● GIVEN RECORDS:
● ● ●

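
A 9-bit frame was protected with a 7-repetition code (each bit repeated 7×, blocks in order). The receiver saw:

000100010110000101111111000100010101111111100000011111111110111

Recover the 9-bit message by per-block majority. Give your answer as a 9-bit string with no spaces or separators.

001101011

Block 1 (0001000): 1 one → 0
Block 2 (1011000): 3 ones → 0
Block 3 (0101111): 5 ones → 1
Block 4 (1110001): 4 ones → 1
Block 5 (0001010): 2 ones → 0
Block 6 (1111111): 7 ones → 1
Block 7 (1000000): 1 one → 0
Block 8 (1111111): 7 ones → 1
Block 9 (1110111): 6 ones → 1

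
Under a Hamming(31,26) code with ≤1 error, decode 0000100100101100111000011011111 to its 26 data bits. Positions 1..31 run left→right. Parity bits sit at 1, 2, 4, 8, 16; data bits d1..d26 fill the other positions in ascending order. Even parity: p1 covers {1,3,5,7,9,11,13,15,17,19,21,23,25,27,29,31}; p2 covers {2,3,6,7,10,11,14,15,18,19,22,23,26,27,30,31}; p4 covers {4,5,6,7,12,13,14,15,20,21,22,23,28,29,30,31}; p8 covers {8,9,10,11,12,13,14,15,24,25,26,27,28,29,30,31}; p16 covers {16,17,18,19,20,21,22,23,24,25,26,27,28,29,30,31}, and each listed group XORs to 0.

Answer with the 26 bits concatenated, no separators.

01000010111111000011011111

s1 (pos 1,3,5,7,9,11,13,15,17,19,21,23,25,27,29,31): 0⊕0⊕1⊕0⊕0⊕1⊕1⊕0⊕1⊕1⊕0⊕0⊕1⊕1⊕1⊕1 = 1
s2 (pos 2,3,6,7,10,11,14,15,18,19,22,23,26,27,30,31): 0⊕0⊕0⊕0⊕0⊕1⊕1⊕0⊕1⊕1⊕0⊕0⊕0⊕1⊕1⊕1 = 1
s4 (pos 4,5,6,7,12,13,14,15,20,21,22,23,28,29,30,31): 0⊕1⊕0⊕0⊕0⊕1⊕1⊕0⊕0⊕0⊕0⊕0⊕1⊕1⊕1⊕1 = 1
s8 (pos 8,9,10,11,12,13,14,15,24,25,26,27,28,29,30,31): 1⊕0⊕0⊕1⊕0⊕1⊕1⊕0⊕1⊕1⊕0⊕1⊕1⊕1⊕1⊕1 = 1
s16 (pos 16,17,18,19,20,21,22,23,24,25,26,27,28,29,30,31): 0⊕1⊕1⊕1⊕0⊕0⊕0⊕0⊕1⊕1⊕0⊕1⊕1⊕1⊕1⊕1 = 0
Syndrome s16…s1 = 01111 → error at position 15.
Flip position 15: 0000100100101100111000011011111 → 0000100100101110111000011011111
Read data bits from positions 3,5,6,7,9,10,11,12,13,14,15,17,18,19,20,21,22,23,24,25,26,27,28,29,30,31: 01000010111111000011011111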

● ● ●

● TASK OBJECTIVE: Reproduce the data. Match each line exactly.

● EXERCISE OUTPUT:
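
A 9-bit frame was protected with a 7-repetition code (each bit repeated 7×, blocks in order). The receiver saw:

000100010110000101111111000100010101111111100000011111111110111

Recover the 9-bit message by per-block majority. Give your answer as a 9-bit string with no spaces or separators.

001101011

Block 1 (0001000): 1 one → 0
Block 2 (1011000): 3 ones → 0
Block 3 (0101111): 5 ones → 1
Block 4 (1110001): 4 ones → 1
Block 5 (0001010): 2 ones → 0
Block 6 (1111111): 7 ones → 1
Block 7 (1000000): 1 one → 0
Block 8 (1111111): 7 ones → 1
Block 9 (1110111): 6 ones → 1

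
Under a Hamming(31,26) code with ≤1 error, decode 0000100100101100111000011011111 to its 26 data bits. Positions 1..31 run left→right. Parity bits sit at 1, 2, 4, 8, 16; data bits d1..d26 fill the other positions in ascending order. Even parity: p1 covers {1,3,5,7,9,11,13,15,17,19,21,23,25,27,29,31}; p2 covers {2,3,6,7,10,11,14,15,18,19,22,23,26,27,30,31}; p4 covers {4,5,6,7,12,13,14,15,20,21,22,23,28,29,30,31}; p8 covers {8,9,10,11,12,13,14,15,24,25,26,27,28,29,30,31}; p16 covers {16,17,18,19,20,21,22,23,24,25,26,27,28,29,30,31}, and each listed group XORs to 0.

Answer with the 26 bits concatenated, no separators.

01000010111111000011011111

s1 (pos 1,3,5,7,9,11,13,15,17,19,21,23,25,27,29,31): 0⊕0⊕1⊕0⊕0⊕1⊕1⊕0⊕1⊕1⊕0⊕0⊕1⊕1⊕1⊕1 = 1
s2 (pos 2,3,6,7,10,11,14,15,18,19,22,23,26,27,30,31): 0⊕0⊕0⊕0⊕0⊕1⊕1⊕0⊕1⊕1⊕0⊕0⊕0⊕1⊕1⊕1 = 1
s4 (pos 4,5,6,7,12,13,14,15,20,21,22,23,28,29,30,31): 0⊕1⊕0⊕0⊕0⊕1⊕1⊕0⊕0⊕0⊕0⊕0⊕1⊕1⊕1⊕1 = 1
s8 (pos 8,9,10,11,12,13,14,15,24,25,26,27,28,29,30,31): 1⊕0⊕0⊕1⊕0⊕1⊕1⊕0⊕1⊕1⊕0⊕1⊕1⊕1⊕1⊕1 = 1
s16 (pos 16,17,18,19,20,21,22,23,24,25,26,27,28,29,30,31): 0⊕1⊕1⊕1⊕0⊕0⊕0⊕0⊕1⊕1⊕0⊕1⊕1⊕1⊕1⊕1 = 0
Syndrome s16…s1 = 01111 → error at position 15.
Flip position 15: 0000100100101100111000011011111 → 0000100100101110111000011011111
Read data bits from positions 3,5,6,7,9,10,11,12,13,14,15,17,18,19,20,21,22,23,24,25,26,27,28,29,30,31: 01000010111111000011011111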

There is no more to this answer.